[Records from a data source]
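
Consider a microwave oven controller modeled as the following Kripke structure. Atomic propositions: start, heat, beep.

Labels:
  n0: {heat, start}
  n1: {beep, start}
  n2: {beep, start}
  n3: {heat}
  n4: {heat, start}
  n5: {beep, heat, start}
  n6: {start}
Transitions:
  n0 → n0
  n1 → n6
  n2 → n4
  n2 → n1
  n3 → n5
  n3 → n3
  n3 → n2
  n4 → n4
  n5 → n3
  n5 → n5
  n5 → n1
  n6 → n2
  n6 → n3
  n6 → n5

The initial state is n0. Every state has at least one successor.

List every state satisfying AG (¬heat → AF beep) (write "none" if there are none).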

#### Your instructions
Copy every line of the data above in which the string "beep" appears.

#### Answer area
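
Consider a microwave oven controller modeled as the following Kripke structure. Atomic propositions: start, heat, beep.
  n1: {beep, start}
  n2: {beep, start}
  n5: {beep, heat, start}
List every state satisfying AG (¬heat → AF beep) (write "none" if there are none).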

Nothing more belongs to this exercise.